Supplied data START
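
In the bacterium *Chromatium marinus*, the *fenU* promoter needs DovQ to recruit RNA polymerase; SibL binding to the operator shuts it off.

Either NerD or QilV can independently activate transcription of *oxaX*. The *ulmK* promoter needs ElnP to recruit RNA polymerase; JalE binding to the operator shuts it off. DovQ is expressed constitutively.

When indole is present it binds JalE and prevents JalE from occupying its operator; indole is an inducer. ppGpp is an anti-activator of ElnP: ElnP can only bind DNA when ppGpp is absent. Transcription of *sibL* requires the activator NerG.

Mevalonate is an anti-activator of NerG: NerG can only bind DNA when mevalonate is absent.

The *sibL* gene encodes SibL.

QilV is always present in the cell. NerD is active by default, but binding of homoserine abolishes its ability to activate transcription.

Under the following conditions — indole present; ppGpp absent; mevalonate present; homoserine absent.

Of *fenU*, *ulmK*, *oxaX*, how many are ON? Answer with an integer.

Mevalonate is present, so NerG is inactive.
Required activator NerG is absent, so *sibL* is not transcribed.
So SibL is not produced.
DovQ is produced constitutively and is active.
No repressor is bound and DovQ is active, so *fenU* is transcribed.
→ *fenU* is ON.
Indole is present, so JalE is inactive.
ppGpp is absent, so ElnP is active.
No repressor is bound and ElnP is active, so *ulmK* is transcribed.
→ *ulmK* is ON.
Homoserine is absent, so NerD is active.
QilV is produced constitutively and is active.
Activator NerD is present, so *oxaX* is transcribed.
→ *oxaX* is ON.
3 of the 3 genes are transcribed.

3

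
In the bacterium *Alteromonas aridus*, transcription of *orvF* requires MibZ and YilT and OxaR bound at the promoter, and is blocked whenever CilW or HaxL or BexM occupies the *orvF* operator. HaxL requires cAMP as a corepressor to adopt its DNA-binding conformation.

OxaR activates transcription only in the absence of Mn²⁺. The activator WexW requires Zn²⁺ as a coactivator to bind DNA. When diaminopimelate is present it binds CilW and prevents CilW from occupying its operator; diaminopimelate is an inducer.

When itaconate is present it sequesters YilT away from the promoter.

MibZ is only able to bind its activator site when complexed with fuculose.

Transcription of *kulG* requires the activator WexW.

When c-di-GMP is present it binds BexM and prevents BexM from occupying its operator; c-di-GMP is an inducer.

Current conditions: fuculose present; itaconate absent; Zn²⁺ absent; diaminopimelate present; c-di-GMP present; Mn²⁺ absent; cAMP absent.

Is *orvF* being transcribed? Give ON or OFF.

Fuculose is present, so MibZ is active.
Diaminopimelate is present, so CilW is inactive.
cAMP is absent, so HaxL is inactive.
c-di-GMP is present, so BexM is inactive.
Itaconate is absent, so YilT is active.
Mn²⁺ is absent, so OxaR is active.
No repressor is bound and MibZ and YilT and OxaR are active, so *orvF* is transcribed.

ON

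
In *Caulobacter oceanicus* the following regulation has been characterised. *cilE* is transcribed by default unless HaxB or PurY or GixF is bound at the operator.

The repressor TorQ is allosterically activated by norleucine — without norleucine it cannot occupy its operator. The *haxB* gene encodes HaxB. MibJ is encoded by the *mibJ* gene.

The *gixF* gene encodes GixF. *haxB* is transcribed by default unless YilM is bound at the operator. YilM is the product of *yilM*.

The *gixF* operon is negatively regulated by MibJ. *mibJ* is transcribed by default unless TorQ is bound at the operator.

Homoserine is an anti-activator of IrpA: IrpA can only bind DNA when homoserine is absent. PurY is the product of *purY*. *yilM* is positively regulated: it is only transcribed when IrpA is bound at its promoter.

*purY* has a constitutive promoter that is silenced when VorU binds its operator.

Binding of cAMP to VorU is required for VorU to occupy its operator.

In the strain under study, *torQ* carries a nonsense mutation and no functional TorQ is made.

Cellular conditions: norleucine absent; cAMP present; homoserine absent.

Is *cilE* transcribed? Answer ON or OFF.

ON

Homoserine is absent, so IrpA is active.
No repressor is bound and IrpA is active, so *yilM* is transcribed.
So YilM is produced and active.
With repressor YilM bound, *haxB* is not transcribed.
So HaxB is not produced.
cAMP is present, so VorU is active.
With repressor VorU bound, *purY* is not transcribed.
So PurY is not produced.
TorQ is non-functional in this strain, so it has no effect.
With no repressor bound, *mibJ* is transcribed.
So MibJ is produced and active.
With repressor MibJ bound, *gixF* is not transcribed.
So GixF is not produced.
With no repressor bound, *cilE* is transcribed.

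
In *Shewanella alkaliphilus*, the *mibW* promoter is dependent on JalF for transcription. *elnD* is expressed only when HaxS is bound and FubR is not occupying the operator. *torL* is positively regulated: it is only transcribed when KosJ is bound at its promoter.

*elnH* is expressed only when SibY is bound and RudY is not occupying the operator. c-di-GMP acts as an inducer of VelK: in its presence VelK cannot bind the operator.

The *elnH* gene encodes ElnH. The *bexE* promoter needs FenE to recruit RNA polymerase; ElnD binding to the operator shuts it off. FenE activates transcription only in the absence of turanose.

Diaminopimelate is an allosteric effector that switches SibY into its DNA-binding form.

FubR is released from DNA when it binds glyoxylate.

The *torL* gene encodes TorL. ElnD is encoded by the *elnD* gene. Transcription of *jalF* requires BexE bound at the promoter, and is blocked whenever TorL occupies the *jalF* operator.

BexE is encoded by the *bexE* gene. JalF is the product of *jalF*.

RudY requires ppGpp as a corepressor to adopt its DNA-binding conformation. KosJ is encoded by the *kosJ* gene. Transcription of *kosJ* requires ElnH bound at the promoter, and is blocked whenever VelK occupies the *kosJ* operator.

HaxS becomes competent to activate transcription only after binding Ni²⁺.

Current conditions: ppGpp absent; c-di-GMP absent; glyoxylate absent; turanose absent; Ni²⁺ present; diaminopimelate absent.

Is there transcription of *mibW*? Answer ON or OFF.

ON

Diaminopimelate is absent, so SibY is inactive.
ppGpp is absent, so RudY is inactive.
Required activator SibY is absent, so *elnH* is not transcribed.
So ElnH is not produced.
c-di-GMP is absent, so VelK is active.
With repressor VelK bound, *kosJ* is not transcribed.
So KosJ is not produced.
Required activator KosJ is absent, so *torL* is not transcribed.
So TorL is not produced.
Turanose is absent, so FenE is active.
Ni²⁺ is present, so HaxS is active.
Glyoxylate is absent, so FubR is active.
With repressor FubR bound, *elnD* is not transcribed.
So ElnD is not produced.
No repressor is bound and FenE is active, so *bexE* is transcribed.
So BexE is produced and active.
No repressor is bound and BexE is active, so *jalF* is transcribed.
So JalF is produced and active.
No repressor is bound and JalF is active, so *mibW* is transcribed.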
Supplied data END
• Activity:
The answer must contain every line of the material, unchanged.

• Result of this task:
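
In the bacterium *Chromatium marinus*, the *fenU* promoter needs DovQ to recruit RNA polymerase; SibL binding to the operator shuts it off.

Either NerD or QilV can independently activate transcription of *oxaX*. The *ulmK* promoter needs ElnP to recruit RNA polymerase; JalE binding to the operator shuts it off. DovQ is expressed constitutively.

When indole is present it binds JalE and prevents JalE from occupying its operator; indole is an inducer. ppGpp is an anti-activator of ElnP: ElnP can only bind DNA when ppGpp is absent. Transcription of *sibL* requires the activator NerG.

Mevalonate is an anti-activator of NerG: NerG can only bind DNA when mevalonate is absent.

The *sibL* gene encodes SibL.

QilV is always present in the cell. NerD is active by default, but binding of homoserine abolishes its ability to activate transcription.

Under the following conditions — indole present; ppGpp absent; mevalonate present; homoserine absent.

Of *fenU*, *ulmK*, *oxaX*, how many are ON? Answer with an integer.

Mevalonate is present, so NerG is inactive.
Required activator NerG is absent, so *sibL* is not transcribed.
So SibL is not produced.
DovQ is produced constitutively and is active.
No repressor is bound and DovQ is active, so *fenU* is transcribed.
→ *fenU* is ON.
Indole is present, so JalE is inactive.
ppGpp is absent, so ElnP is active.
No repressor is bound and ElnP is active, so *ulmK* is transcribed.
→ *ulmK* is ON.
Homoserine is absent, so NerD is active.
QilV is produced constitutively and is active.
Activator NerD is present, so *oxaX* is transcribed.
→ *oxaX* is ON.
3 of the 3 genes are transcribed.

3

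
In the bacterium *Alteromonas aridus*, transcription of *orvF* requires MibZ and YilT and OxaR bound at the promoter, and is blocked whenever CilW or HaxL or BexM occupies the *orvF* operator. HaxL requires cAMP as a corepressor to adopt its DNA-binding conformation.

OxaR activates transcription only in the absence of Mn²⁺. The activator WexW requires Zn²⁺ as a coactivator to bind DNA. When diaminopimelate is present it binds CilW and prevents CilW from occupying its operator; diaminopimelate is an inducer.

When itaconate is present it sequesters YilT away from the promoter.

MibZ is only able to bind its activator site when complexed with fuculose.

Transcription of *kulG* requires the activator WexW.

When c-di-GMP is present it binds BexM and prevents BexM from occupying its operator; c-di-GMP is an inducer.

Current conditions: fuculose present; itaconate absent; Zn²⁺ absent; diaminopimelate present; c-di-GMP present; Mn²⁺ absent; cAMP absent.

Is *orvF* being transcribed? Give ON or OFF.

Fuculose is present, so MibZ is active.
Diaminopimelate is present, so CilW is inactive.
cAMP is absent, so HaxL is inactive.
c-di-GMP is present, so BexM is inactive.
Itaconate is absent, so YilT is active.
Mn²⁺ is absent, so OxaR is active.
No repressor is bound and MibZ and YilT and OxaR are active, so *orvF* is transcribed.

ON

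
In *Caulobacter oceanicus* the following regulation has been characterised. *cilE* is transcribed by default unless HaxB or PurY or GixF is bound at the operator.

The repressor TorQ is allosterically activated by norleucine — without norleucine it cannot occupy its operator. The *haxB* gene encodes HaxB. MibJ is encoded by the *mibJ* gene.

The *gixF* gene encodes GixF. *haxB* is transcribed by default unless YilM is bound at the operator. YilM is the product of *yilM*.

The *gixF* operon is negatively regulated by MibJ. *mibJ* is transcribed by default unless TorQ is bound at the operator.

Homoserine is an anti-activator of IrpA: IrpA can only bind DNA when homoserine is absent. PurY is the product of *purY*. *yilM* is positively regulated: it is only transcribed when IrpA is bound at its promoter.

*purY* has a constitutive promoter that is silenced when VorU binds its operator.

Binding of cAMP to VorU is required for VorU to occupy its operator.

In the strain under study, *torQ* carries a nonsense mutation and no functional TorQ is made.

Cellular conditions: norleucine absent; cAMP present; homoserine absent.

Is *cilE* transcribed? Answer ON or OFF.

ON

Homoserine is absent, so IrpA is active.
No repressor is bound and IrpA is active, so *yilM* is transcribed.
So YilM is produced and active.
With repressor YilM bound, *haxB* is not transcribed.
So HaxB is not produced.
cAMP is present, so VorU is active.
With repressor VorU bound, *purY* is not transcribed.
So PurY is not produced.
TorQ is non-functional in this strain, so it has no effect.
With no repressor bound, *mibJ* is transcribed.
So MibJ is produced and active.
With repressor MibJ bound, *gixF* is not transcribed.
So GixF is not produced.
With no repressor bound, *cilE* is transcribed.

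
In *Shewanella alkaliphilus*, the *mibW* promoter is dependent on JalF for transcription. *elnD* is expressed only when HaxS is bound and FubR is not occupying the operator. *torL* is positively regulated: it is only transcribed when KosJ is bound at its promoter.

*elnH* is expressed only when SibY is bound and RudY is not occupying the operator. c-di-GMP acts as an inducer of VelK: in its presence VelK cannot bind the operator.

The *elnH* gene encodes ElnH. The *bexE* promoter needs FenE to recruit RNA polymerase; ElnD binding to the operator shuts it off. FenE activates transcription only in the absence of turanose.

Diaminopimelate is an allosteric effector that switches SibY into its DNA-binding form.

FubR is released from DNA when it binds glyoxylate.

The *torL* gene encodes TorL. ElnD is encoded by the *elnD* gene. Transcription of *jalF* requires BexE bound at the promoter, and is blocked whenever TorL occupies the *jalF* operator.

BexE is encoded by the *bexE* gene. JalF is the product of *jalF*.

RudY requires ppGpp as a corepressor to adopt its DNA-binding conformation. KosJ is encoded by the *kosJ* gene. Transcription of *kosJ* requires ElnH bound at the promoter, and is blocked whenever VelK occupies the *kosJ* operator.

HaxS becomes competent to activate transcription only after binding Ni²⁺.

Current conditions: ppGpp absent; c-di-GMP absent; glyoxylate absent; turanose absent; Ni²⁺ present; diaminopimelate absent.

Is there transcription of *mibW*? Answer ON or OFF.

ON

Diaminopimelate is absent, so SibY is inactive.
ppGpp is absent, so RudY is inactive.
Required activator SibY is absent, so *elnH* is not transcribed.
So ElnH is not produced.
c-di-GMP is absent, so VelK is active.
With repressor VelK bound, *kosJ* is not transcribed.
So KosJ is not produced.
Required activator KosJ is absent, so *torL* is not transcribed.
So TorL is not produced.
Turanose is absent, so FenE is active.
Ni²⁺ is present, so HaxS is active.
Glyoxylate is absent, so FubR is active.
With repressor FubR bound, *elnD* is not transcribed.
So ElnD is not produced.
No repressor is bound and FenE is active, so *bexE* is transcribed.
So BexE is produced and active.
No repressor is bound and BexE is active, so *jalF* is transcribed.
So JalF is produced and active.
No repressor is bound and JalF is active, so *mibW* is transcribed.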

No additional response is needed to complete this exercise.